**Work required**
Verbatim, and with nothing else, reproduce the data below from its first line through the line containing "Let γ be the".

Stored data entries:
☆ ☆ ☆ ☆ ☆ ☆ ☆

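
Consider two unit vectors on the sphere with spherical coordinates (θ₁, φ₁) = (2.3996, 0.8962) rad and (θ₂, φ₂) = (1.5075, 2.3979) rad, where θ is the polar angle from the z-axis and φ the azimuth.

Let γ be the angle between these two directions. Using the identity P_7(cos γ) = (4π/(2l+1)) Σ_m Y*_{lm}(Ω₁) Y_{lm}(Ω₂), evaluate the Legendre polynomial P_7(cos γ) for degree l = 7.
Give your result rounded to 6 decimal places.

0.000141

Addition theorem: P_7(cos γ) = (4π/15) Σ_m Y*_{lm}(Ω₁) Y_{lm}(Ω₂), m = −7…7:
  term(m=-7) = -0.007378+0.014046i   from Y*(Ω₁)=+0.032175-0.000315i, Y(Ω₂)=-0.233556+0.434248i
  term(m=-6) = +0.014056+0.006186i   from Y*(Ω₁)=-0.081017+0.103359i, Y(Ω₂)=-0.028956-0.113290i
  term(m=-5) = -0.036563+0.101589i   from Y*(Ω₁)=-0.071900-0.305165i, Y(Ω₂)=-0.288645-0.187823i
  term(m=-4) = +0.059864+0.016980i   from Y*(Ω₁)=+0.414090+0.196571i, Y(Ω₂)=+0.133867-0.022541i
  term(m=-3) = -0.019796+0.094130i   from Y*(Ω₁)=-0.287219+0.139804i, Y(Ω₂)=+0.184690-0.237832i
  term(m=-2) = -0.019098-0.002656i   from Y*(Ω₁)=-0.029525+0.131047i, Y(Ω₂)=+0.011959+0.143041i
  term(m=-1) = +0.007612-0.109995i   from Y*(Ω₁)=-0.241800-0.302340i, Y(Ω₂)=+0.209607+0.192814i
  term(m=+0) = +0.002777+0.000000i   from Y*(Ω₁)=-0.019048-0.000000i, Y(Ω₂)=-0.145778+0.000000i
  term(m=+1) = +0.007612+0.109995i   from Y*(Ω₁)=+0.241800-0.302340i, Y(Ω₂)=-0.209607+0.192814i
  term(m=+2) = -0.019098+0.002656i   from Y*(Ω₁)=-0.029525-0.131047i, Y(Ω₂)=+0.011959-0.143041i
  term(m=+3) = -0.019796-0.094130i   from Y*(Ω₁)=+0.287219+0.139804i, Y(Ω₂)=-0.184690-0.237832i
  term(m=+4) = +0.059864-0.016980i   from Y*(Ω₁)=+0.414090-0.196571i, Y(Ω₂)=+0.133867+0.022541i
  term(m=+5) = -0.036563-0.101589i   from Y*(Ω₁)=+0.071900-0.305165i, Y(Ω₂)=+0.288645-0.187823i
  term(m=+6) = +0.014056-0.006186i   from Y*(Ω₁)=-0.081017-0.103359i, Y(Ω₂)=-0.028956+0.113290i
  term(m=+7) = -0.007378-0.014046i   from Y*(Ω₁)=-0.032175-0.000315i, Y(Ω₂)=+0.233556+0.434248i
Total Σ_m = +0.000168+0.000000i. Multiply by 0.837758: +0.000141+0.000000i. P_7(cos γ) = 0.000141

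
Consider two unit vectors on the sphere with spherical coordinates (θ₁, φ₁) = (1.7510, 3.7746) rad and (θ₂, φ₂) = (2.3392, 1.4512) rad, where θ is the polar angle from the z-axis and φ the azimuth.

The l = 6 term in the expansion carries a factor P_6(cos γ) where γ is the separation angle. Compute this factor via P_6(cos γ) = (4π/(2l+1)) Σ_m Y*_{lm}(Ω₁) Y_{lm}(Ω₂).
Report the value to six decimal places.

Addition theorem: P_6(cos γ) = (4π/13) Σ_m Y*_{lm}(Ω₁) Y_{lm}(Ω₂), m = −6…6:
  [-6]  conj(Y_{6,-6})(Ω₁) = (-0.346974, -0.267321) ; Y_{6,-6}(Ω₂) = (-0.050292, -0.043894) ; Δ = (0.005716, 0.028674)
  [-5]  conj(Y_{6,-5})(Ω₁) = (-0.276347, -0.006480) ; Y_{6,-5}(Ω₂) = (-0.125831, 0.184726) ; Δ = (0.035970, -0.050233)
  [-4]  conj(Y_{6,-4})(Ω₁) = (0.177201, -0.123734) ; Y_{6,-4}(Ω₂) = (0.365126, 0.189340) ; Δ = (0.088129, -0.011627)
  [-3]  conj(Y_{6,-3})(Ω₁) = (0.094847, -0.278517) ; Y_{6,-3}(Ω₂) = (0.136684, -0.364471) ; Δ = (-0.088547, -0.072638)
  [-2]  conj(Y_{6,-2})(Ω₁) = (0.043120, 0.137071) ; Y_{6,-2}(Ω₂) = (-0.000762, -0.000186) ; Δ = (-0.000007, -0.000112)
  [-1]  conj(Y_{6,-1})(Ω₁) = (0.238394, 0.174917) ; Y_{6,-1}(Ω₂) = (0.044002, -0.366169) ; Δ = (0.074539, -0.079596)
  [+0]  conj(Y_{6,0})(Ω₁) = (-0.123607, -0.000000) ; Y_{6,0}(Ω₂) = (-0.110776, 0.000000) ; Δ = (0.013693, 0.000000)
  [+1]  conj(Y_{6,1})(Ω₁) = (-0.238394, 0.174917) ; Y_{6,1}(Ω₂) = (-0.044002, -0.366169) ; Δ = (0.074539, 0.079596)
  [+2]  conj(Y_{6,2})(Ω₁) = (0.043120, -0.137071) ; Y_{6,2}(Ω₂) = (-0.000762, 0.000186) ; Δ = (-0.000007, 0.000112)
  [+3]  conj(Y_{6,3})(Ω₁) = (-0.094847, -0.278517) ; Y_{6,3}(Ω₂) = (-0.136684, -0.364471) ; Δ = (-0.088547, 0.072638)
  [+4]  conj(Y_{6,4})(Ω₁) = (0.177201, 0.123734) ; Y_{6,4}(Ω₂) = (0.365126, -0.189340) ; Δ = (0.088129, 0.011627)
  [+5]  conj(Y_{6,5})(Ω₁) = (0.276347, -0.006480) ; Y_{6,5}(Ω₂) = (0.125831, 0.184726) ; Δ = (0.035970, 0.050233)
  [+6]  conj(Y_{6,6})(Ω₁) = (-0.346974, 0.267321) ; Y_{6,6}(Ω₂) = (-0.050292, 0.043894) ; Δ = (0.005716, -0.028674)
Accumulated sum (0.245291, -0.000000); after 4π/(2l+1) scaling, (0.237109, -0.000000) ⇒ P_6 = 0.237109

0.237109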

☆ ☆ ☆ ☆ ☆ ☆ ☆

**Reply**
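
Consider two unit vectors on the sphere with spherical coordinates (θ₁, φ₁) = (2.3996, 0.8962) rad and (θ₂, φ₂) = (1.5075, 2.3979) rad, where θ is the polar angle from the z-axis and φ the azimuth.

Let γ be the angle between these two directions. Using the identity P_7(cos γ) = (4π/(2l+1)) Σ_m Y*_{lm}(Ω₁) Y_{lm}(Ω₂), evaluate the Legendre polynomial P_7(cos γ) for degree l = 7.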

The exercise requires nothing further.